[[ Exercise data open ]]

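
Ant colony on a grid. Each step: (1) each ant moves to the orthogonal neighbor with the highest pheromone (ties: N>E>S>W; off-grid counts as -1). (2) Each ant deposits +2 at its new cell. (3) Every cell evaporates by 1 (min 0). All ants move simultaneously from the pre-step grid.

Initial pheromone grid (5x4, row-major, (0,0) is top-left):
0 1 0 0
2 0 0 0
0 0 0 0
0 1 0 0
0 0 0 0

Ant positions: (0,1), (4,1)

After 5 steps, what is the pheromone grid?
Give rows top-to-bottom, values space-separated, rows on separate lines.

After step 1: ants at (0,2),(3,1)
  0 0 1 0
  1 0 0 0
  0 0 0 0
  0 2 0 0
  0 0 0 0
After step 2: ants at (0,3),(2,1)
  0 0 0 1
  0 0 0 0
  0 1 0 0
  0 1 0 0
  0 0 0 0
After step 3: ants at (1,3),(3,1)
  0 0 0 0
  0 0 0 1
  0 0 0 0
  0 2 0 0
  0 0 0 0
After step 4: ants at (0,3),(2,1)
  0 0 0 1
  0 0 0 0
  0 1 0 0
  0 1 0 0
  0 0 0 0
After step 5: ants at (1,3),(3,1)
  0 0 0 0
  0 0 0 1
  0 0 0 0
  0 2 0 0
  0 0 0 0

0 0 0 0
0 0 0 1
0 0 0 0
0 2 0 0
0 0 0 0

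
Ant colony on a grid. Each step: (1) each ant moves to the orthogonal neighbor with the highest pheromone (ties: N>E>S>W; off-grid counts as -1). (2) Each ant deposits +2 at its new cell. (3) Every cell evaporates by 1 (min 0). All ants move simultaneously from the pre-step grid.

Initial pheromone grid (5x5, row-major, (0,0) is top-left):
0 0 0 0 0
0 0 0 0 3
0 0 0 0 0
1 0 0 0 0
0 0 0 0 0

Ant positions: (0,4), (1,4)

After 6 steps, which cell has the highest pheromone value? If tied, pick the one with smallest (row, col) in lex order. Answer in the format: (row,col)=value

Answer: (1,4)=9

Derivation:
Step 1: ant0:(0,4)->S->(1,4) | ant1:(1,4)->N->(0,4)
  grid max=4 at (1,4)
Step 2: ant0:(1,4)->N->(0,4) | ant1:(0,4)->S->(1,4)
  grid max=5 at (1,4)
Step 3: ant0:(0,4)->S->(1,4) | ant1:(1,4)->N->(0,4)
  grid max=6 at (1,4)
Step 4: ant0:(1,4)->N->(0,4) | ant1:(0,4)->S->(1,4)
  grid max=7 at (1,4)
Step 5: ant0:(0,4)->S->(1,4) | ant1:(1,4)->N->(0,4)
  grid max=8 at (1,4)
Step 6: ant0:(1,4)->N->(0,4) | ant1:(0,4)->S->(1,4)
  grid max=9 at (1,4)
Final grid:
  0 0 0 0 6
  0 0 0 0 9
  0 0 0 0 0
  0 0 0 0 0
  0 0 0 0 0
Max pheromone 9 at (1,4)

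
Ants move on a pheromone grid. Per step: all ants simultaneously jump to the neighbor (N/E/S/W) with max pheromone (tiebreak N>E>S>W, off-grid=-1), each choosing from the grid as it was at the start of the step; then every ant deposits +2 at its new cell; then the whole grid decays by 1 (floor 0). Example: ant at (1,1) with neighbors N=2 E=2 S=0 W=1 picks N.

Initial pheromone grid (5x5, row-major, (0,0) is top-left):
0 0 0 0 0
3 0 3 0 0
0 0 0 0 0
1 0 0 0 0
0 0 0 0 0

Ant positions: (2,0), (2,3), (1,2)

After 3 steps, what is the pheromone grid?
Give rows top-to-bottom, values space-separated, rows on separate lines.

After step 1: ants at (1,0),(1,3),(0,2)
  0 0 1 0 0
  4 0 2 1 0
  0 0 0 0 0
  0 0 0 0 0
  0 0 0 0 0
After step 2: ants at (0,0),(1,2),(1,2)
  1 0 0 0 0
  3 0 5 0 0
  0 0 0 0 0
  0 0 0 0 0
  0 0 0 0 0
After step 3: ants at (1,0),(0,2),(0,2)
  0 0 3 0 0
  4 0 4 0 0
  0 0 0 0 0
  0 0 0 0 0
  0 0 0 0 0

0 0 3 0 0
4 0 4 0 0
0 0 0 0 0
0 0 0 0 0
0 0 0 0 0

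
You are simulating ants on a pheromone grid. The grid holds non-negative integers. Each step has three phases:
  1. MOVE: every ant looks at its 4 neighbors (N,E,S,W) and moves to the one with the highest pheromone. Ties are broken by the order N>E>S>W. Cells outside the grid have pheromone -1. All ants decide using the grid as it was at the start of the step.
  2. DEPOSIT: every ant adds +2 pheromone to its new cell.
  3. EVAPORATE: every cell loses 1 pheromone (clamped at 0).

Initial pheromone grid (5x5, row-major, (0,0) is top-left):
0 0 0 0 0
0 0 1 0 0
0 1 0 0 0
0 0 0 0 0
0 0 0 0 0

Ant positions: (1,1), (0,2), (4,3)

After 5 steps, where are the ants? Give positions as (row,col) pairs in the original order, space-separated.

Step 1: ant0:(1,1)->E->(1,2) | ant1:(0,2)->S->(1,2) | ant2:(4,3)->N->(3,3)
  grid max=4 at (1,2)
Step 2: ant0:(1,2)->N->(0,2) | ant1:(1,2)->N->(0,2) | ant2:(3,3)->N->(2,3)
  grid max=3 at (0,2)
Step 3: ant0:(0,2)->S->(1,2) | ant1:(0,2)->S->(1,2) | ant2:(2,3)->N->(1,3)
  grid max=6 at (1,2)
Step 4: ant0:(1,2)->N->(0,2) | ant1:(1,2)->N->(0,2) | ant2:(1,3)->W->(1,2)
  grid max=7 at (1,2)
Step 5: ant0:(0,2)->S->(1,2) | ant1:(0,2)->S->(1,2) | ant2:(1,2)->N->(0,2)
  grid max=10 at (1,2)

(1,2) (1,2) (0,2)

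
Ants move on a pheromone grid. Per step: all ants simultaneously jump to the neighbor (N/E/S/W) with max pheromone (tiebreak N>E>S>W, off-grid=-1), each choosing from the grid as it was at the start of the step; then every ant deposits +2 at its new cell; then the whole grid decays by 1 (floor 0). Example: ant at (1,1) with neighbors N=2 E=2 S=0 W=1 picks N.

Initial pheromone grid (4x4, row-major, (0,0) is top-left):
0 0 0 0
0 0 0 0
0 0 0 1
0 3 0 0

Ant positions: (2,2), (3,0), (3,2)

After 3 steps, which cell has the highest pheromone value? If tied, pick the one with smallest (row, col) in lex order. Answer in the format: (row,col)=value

Step 1: ant0:(2,2)->E->(2,3) | ant1:(3,0)->E->(3,1) | ant2:(3,2)->W->(3,1)
  grid max=6 at (3,1)
Step 2: ant0:(2,3)->N->(1,3) | ant1:(3,1)->N->(2,1) | ant2:(3,1)->N->(2,1)
  grid max=5 at (3,1)
Step 3: ant0:(1,3)->S->(2,3) | ant1:(2,1)->S->(3,1) | ant2:(2,1)->S->(3,1)
  grid max=8 at (3,1)
Final grid:
  0 0 0 0
  0 0 0 0
  0 2 0 2
  0 8 0 0
Max pheromone 8 at (3,1)

Answer: (3,1)=8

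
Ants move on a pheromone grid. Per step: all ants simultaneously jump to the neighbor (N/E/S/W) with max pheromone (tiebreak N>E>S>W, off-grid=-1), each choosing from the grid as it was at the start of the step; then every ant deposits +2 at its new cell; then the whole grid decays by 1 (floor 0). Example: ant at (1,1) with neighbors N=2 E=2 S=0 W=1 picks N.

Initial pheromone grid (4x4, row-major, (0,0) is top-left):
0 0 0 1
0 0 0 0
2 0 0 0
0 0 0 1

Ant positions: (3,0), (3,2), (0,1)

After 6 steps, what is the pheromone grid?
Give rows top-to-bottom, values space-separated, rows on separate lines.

After step 1: ants at (2,0),(3,3),(0,2)
  0 0 1 0
  0 0 0 0
  3 0 0 0
  0 0 0 2
After step 2: ants at (1,0),(2,3),(0,3)
  0 0 0 1
  1 0 0 0
  2 0 0 1
  0 0 0 1
After step 3: ants at (2,0),(3,3),(1,3)
  0 0 0 0
  0 0 0 1
  3 0 0 0
  0 0 0 2
After step 4: ants at (1,0),(2,3),(0,3)
  0 0 0 1
  1 0 0 0
  2 0 0 1
  0 0 0 1
After step 5: ants at (2,0),(3,3),(1,3)
  0 0 0 0
  0 0 0 1
  3 0 0 0
  0 0 0 2
After step 6: ants at (1,0),(2,3),(0,3)
  0 0 0 1
  1 0 0 0
  2 0 0 1
  0 0 0 1

0 0 0 1
1 0 0 0
2 0 0 1
0 0 0 1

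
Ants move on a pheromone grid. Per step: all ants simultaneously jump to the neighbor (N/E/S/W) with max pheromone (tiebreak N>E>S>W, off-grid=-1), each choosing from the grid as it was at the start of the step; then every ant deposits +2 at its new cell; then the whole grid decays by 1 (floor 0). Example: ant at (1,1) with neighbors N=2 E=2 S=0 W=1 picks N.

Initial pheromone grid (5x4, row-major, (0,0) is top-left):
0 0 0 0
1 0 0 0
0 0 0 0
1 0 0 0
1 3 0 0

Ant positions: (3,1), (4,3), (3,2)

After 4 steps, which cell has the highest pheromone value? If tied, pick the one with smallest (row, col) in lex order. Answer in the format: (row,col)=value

Step 1: ant0:(3,1)->S->(4,1) | ant1:(4,3)->N->(3,3) | ant2:(3,2)->N->(2,2)
  grid max=4 at (4,1)
Step 2: ant0:(4,1)->N->(3,1) | ant1:(3,3)->N->(2,3) | ant2:(2,2)->N->(1,2)
  grid max=3 at (4,1)
Step 3: ant0:(3,1)->S->(4,1) | ant1:(2,3)->N->(1,3) | ant2:(1,2)->N->(0,2)
  grid max=4 at (4,1)
Step 4: ant0:(4,1)->N->(3,1) | ant1:(1,3)->N->(0,3) | ant2:(0,2)->E->(0,3)
  grid max=3 at (0,3)
Final grid:
  0 0 0 3
  0 0 0 0
  0 0 0 0
  0 1 0 0
  0 3 0 0
Max pheromone 3 at (0,3)

Answer: (0,3)=3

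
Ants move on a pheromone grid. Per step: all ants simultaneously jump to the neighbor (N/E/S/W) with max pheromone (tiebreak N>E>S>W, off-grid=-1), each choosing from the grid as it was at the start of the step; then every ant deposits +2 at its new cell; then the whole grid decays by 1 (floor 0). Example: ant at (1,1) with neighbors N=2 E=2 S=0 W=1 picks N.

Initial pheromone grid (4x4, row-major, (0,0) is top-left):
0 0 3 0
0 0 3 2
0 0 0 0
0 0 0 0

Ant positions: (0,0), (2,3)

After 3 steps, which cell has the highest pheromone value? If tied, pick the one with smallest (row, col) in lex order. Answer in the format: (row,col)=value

Step 1: ant0:(0,0)->E->(0,1) | ant1:(2,3)->N->(1,3)
  grid max=3 at (1,3)
Step 2: ant0:(0,1)->E->(0,2) | ant1:(1,3)->W->(1,2)
  grid max=3 at (0,2)
Step 3: ant0:(0,2)->S->(1,2) | ant1:(1,2)->N->(0,2)
  grid max=4 at (0,2)
Final grid:
  0 0 4 0
  0 0 4 1
  0 0 0 0
  0 0 0 0
Max pheromone 4 at (0,2)

Answer: (0,2)=4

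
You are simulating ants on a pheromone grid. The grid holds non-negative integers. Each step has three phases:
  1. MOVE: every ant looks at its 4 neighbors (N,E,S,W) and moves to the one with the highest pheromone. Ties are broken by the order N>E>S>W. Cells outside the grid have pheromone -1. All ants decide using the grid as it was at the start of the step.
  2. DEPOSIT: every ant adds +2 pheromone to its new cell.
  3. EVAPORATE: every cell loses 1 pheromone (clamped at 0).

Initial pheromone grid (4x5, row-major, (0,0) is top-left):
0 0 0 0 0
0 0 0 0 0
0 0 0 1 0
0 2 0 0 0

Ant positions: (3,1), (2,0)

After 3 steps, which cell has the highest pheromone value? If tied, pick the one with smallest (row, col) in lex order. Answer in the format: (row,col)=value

Answer: (0,1)=1

Derivation:
Step 1: ant0:(3,1)->N->(2,1) | ant1:(2,0)->N->(1,0)
  grid max=1 at (1,0)
Step 2: ant0:(2,1)->S->(3,1) | ant1:(1,0)->N->(0,0)
  grid max=2 at (3,1)
Step 3: ant0:(3,1)->N->(2,1) | ant1:(0,0)->E->(0,1)
  grid max=1 at (0,1)
Final grid:
  0 1 0 0 0
  0 0 0 0 0
  0 1 0 0 0
  0 1 0 0 0
Max pheromone 1 at (0,1)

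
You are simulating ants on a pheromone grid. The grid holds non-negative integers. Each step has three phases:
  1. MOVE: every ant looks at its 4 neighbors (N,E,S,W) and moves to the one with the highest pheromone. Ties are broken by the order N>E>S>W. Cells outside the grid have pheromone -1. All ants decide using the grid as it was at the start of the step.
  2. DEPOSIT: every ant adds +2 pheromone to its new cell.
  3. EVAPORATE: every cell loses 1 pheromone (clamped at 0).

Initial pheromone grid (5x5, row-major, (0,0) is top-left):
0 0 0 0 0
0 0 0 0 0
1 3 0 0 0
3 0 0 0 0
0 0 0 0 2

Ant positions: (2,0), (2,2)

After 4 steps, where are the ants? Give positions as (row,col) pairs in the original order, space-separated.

Step 1: ant0:(2,0)->E->(2,1) | ant1:(2,2)->W->(2,1)
  grid max=6 at (2,1)
Step 2: ant0:(2,1)->N->(1,1) | ant1:(2,1)->N->(1,1)
  grid max=5 at (2,1)
Step 3: ant0:(1,1)->S->(2,1) | ant1:(1,1)->S->(2,1)
  grid max=8 at (2,1)
Step 4: ant0:(2,1)->N->(1,1) | ant1:(2,1)->N->(1,1)
  grid max=7 at (2,1)

(1,1) (1,1)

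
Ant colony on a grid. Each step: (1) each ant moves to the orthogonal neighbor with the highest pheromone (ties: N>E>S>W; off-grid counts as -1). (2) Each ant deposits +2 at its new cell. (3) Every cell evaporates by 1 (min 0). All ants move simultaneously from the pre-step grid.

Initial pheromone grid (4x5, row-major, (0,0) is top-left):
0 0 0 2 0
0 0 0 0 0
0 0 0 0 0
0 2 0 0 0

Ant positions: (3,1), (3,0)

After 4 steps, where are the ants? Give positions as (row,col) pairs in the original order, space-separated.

Step 1: ant0:(3,1)->N->(2,1) | ant1:(3,0)->E->(3,1)
  grid max=3 at (3,1)
Step 2: ant0:(2,1)->S->(3,1) | ant1:(3,1)->N->(2,1)
  grid max=4 at (3,1)
Step 3: ant0:(3,1)->N->(2,1) | ant1:(2,1)->S->(3,1)
  grid max=5 at (3,1)
Step 4: ant0:(2,1)->S->(3,1) | ant1:(3,1)->N->(2,1)
  grid max=6 at (3,1)

(3,1) (2,1)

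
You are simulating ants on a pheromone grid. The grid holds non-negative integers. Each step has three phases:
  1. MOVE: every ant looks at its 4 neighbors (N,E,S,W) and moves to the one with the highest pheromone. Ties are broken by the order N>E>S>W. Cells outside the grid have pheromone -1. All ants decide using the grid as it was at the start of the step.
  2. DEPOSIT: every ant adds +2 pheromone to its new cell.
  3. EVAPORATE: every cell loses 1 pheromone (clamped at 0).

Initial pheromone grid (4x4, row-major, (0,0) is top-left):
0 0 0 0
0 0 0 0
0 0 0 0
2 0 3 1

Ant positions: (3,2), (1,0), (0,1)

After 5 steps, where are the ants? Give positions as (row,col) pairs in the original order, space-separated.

Step 1: ant0:(3,2)->E->(3,3) | ant1:(1,0)->N->(0,0) | ant2:(0,1)->E->(0,2)
  grid max=2 at (3,2)
Step 2: ant0:(3,3)->W->(3,2) | ant1:(0,0)->E->(0,1) | ant2:(0,2)->E->(0,3)
  grid max=3 at (3,2)
Step 3: ant0:(3,2)->E->(3,3) | ant1:(0,1)->E->(0,2) | ant2:(0,3)->S->(1,3)
  grid max=2 at (3,2)
Step 4: ant0:(3,3)->W->(3,2) | ant1:(0,2)->E->(0,3) | ant2:(1,3)->N->(0,3)
  grid max=3 at (0,3)
Step 5: ant0:(3,2)->E->(3,3) | ant1:(0,3)->S->(1,3) | ant2:(0,3)->S->(1,3)
  grid max=3 at (1,3)

(3,3) (1,3) (1,3)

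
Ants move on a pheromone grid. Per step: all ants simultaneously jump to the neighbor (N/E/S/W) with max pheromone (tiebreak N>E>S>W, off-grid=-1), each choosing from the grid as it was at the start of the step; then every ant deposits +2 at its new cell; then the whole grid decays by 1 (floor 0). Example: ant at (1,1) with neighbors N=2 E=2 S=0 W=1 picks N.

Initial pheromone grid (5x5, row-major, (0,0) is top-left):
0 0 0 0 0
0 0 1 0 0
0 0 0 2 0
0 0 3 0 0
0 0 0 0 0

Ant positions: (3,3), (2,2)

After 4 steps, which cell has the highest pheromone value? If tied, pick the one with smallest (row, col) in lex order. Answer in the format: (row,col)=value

Answer: (3,2)=7

Derivation:
Step 1: ant0:(3,3)->W->(3,2) | ant1:(2,2)->S->(3,2)
  grid max=6 at (3,2)
Step 2: ant0:(3,2)->N->(2,2) | ant1:(3,2)->N->(2,2)
  grid max=5 at (3,2)
Step 3: ant0:(2,2)->S->(3,2) | ant1:(2,2)->S->(3,2)
  grid max=8 at (3,2)
Step 4: ant0:(3,2)->N->(2,2) | ant1:(3,2)->N->(2,2)
  grid max=7 at (3,2)
Final grid:
  0 0 0 0 0
  0 0 0 0 0
  0 0 5 0 0
  0 0 7 0 0
  0 0 0 0 0
Max pheromone 7 at (3,2)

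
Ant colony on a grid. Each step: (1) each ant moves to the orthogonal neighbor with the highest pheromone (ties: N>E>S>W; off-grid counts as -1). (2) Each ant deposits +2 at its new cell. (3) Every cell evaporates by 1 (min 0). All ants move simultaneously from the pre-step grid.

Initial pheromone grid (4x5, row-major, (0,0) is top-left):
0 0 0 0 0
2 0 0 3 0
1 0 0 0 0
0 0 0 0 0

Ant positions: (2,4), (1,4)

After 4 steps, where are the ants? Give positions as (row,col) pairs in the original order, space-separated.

Step 1: ant0:(2,4)->N->(1,4) | ant1:(1,4)->W->(1,3)
  grid max=4 at (1,3)
Step 2: ant0:(1,4)->W->(1,3) | ant1:(1,3)->E->(1,4)
  grid max=5 at (1,3)
Step 3: ant0:(1,3)->E->(1,4) | ant1:(1,4)->W->(1,3)
  grid max=6 at (1,3)
Step 4: ant0:(1,4)->W->(1,3) | ant1:(1,3)->E->(1,4)
  grid max=7 at (1,3)

(1,3) (1,4)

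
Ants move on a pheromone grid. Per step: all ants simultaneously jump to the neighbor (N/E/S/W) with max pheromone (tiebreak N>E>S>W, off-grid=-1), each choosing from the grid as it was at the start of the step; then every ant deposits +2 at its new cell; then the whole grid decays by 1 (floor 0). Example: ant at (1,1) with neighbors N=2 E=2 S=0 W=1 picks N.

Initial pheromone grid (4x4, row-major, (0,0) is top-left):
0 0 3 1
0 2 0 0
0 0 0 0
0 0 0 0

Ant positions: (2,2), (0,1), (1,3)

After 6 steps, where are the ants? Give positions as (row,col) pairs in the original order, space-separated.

Step 1: ant0:(2,2)->N->(1,2) | ant1:(0,1)->E->(0,2) | ant2:(1,3)->N->(0,3)
  grid max=4 at (0,2)
Step 2: ant0:(1,2)->N->(0,2) | ant1:(0,2)->E->(0,3) | ant2:(0,3)->W->(0,2)
  grid max=7 at (0,2)
Step 3: ant0:(0,2)->E->(0,3) | ant1:(0,3)->W->(0,2) | ant2:(0,2)->E->(0,3)
  grid max=8 at (0,2)
Step 4: ant0:(0,3)->W->(0,2) | ant1:(0,2)->E->(0,3) | ant2:(0,3)->W->(0,2)
  grid max=11 at (0,2)
Step 5: ant0:(0,2)->E->(0,3) | ant1:(0,3)->W->(0,2) | ant2:(0,2)->E->(0,3)
  grid max=12 at (0,2)
Step 6: ant0:(0,3)->W->(0,2) | ant1:(0,2)->E->(0,3) | ant2:(0,3)->W->(0,2)
  grid max=15 at (0,2)

(0,2) (0,3) (0,2)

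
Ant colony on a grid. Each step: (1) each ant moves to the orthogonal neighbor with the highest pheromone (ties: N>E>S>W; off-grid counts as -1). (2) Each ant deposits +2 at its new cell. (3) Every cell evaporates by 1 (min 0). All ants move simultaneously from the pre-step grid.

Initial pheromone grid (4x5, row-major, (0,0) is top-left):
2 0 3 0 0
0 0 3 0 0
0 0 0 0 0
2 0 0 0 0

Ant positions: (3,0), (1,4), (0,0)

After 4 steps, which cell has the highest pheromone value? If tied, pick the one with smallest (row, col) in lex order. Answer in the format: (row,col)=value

Step 1: ant0:(3,0)->N->(2,0) | ant1:(1,4)->N->(0,4) | ant2:(0,0)->E->(0,1)
  grid max=2 at (0,2)
Step 2: ant0:(2,0)->S->(3,0) | ant1:(0,4)->S->(1,4) | ant2:(0,1)->E->(0,2)
  grid max=3 at (0,2)
Step 3: ant0:(3,0)->N->(2,0) | ant1:(1,4)->N->(0,4) | ant2:(0,2)->S->(1,2)
  grid max=2 at (0,2)
Step 4: ant0:(2,0)->S->(3,0) | ant1:(0,4)->S->(1,4) | ant2:(1,2)->N->(0,2)
  grid max=3 at (0,2)
Final grid:
  0 0 3 0 0
  0 0 1 0 1
  0 0 0 0 0
  2 0 0 0 0
Max pheromone 3 at (0,2)

Answer: (0,2)=3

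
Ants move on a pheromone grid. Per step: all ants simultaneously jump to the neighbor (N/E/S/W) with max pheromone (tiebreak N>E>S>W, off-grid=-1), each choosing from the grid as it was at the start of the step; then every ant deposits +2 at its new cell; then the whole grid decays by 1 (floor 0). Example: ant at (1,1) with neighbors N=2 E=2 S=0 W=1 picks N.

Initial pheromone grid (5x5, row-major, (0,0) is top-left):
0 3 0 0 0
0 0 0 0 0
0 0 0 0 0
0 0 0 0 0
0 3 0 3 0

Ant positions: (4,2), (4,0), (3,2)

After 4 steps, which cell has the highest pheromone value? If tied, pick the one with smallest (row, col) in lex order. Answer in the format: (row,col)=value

Answer: (4,1)=3

Derivation:
Step 1: ant0:(4,2)->E->(4,3) | ant1:(4,0)->E->(4,1) | ant2:(3,2)->N->(2,2)
  grid max=4 at (4,1)
Step 2: ant0:(4,3)->N->(3,3) | ant1:(4,1)->N->(3,1) | ant2:(2,2)->N->(1,2)
  grid max=3 at (4,1)
Step 3: ant0:(3,3)->S->(4,3) | ant1:(3,1)->S->(4,1) | ant2:(1,2)->N->(0,2)
  grid max=4 at (4,1)
Step 4: ant0:(4,3)->N->(3,3) | ant1:(4,1)->N->(3,1) | ant2:(0,2)->E->(0,3)
  grid max=3 at (4,1)
Final grid:
  0 0 0 1 0
  0 0 0 0 0
  0 0 0 0 0
  0 1 0 1 0
  0 3 0 3 0
Max pheromone 3 at (4,1)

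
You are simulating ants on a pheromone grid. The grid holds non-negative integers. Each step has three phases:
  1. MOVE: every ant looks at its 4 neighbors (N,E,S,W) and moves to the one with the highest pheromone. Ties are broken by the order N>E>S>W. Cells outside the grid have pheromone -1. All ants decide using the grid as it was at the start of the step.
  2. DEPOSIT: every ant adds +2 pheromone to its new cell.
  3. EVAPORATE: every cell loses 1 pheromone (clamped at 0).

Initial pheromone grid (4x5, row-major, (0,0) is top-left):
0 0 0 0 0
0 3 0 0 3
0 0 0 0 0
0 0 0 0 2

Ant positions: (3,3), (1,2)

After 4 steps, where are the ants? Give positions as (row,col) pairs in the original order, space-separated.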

[[ Exercise data closed ]]

* _Aim of the task_
Write the number of lines in the listing above that contain the word "what". No other text should appear.

* _Solution to this problem_
3